■ Source records
++++++++

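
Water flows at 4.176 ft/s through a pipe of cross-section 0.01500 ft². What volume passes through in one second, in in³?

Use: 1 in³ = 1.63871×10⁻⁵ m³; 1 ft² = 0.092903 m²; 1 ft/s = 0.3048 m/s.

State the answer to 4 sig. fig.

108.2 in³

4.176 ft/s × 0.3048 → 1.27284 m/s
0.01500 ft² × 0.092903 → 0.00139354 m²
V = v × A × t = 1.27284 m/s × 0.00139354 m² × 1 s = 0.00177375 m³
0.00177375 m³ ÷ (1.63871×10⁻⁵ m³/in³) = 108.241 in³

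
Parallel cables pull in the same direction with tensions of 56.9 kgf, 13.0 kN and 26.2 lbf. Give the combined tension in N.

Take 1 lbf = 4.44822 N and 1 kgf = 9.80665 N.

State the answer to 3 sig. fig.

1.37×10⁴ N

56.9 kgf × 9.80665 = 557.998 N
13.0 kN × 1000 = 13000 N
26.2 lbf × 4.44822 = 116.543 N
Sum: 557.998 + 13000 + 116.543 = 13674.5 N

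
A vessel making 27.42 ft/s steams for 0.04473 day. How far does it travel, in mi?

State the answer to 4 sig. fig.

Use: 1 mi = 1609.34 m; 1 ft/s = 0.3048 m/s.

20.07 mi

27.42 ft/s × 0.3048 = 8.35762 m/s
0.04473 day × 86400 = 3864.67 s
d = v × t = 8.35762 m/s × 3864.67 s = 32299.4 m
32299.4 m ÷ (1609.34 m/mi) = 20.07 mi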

++++++++

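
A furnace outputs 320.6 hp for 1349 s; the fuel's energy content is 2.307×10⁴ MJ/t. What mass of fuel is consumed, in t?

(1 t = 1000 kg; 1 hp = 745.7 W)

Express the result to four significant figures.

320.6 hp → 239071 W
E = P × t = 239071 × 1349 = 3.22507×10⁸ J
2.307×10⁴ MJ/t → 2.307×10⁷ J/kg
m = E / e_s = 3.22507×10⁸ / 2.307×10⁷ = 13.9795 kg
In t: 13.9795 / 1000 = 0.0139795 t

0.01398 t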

++++++++

■ Work to complete
The response should be the listing above, limited to the lines between the one holding "Use: 1 in³ = 1.63871×10⁻⁵" and the one holding "Take 1 lbf = 4.44822 N and 1 kgf = 9.80665 N.", inclusive, reproduced exactly.

■ Result of the exercise
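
Use: 1 in³ = 1.63871×10⁻⁵ m³; 1 ft² = 0.092903 m²; 1 ft/s = 0.3048 m/s.

State the answer to 4 sig. fig.

108.2 in³

4.176 ft/s × 0.3048 → 1.27284 m/s
0.01500 ft² × 0.092903 → 0.00139354 m²
V = v × A × t = 1.27284 m/s × 0.00139354 m² × 1 s = 0.00177375 m³
0.00177375 m³ ÷ (1.63871×10⁻⁵ m³/in³) = 108.241 in³

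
Parallel cables pull in the same direction with tensions of 56.9 kgf, 13.0 kN and 26.2 lbf. Give the combined tension in N.

Take 1 lbf = 4.44822 N and 1 kgf = 9.80665 N.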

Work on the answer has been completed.